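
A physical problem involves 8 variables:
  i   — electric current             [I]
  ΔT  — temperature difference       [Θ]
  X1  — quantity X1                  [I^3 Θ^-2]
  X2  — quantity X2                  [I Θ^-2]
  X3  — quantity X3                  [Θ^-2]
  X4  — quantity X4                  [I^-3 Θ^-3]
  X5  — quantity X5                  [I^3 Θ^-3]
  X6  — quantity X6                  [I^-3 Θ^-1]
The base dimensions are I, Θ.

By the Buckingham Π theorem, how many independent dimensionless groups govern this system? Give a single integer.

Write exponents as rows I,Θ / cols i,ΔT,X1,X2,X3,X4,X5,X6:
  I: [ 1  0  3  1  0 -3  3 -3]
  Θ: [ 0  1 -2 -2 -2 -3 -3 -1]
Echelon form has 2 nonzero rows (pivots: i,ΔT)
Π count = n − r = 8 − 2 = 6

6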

--

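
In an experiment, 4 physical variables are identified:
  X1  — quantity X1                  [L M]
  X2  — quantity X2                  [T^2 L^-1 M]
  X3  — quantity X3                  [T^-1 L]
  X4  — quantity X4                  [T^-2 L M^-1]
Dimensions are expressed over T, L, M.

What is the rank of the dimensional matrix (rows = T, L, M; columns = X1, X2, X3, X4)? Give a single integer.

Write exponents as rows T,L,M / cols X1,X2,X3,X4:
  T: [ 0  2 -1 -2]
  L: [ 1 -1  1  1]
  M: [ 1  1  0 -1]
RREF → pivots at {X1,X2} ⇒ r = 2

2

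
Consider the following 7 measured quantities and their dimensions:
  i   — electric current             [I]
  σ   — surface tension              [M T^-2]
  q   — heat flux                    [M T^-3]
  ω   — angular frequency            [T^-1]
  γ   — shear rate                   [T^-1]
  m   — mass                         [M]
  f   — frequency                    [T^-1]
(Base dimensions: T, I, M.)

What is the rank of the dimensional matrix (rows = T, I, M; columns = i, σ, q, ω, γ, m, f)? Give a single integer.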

» **WHAT YOU HAVE TO DO**
Above are the records; copy exactly the lines from the line with "A physical problem" through the line with "The base dimensions are I, Θ.", both included.

» **EXERCISE SOLUTION**
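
A physical problem involves 8 variables:
  i   — electric current             [I]
  ΔT  — temperature difference       [Θ]
  X1  — quantity X1                  [I^3 Θ^-2]
  X2  — quantity X2                  [I Θ^-2]
  X3  — quantity X3                  [Θ^-2]
  X4  — quantity X4                  [I^-3 Θ^-3]
  X5  — quantity X5                  [I^3 Θ^-3]
  X6  — quantity X6                  [I^-3 Θ^-1]
The base dimensions are I, Θ.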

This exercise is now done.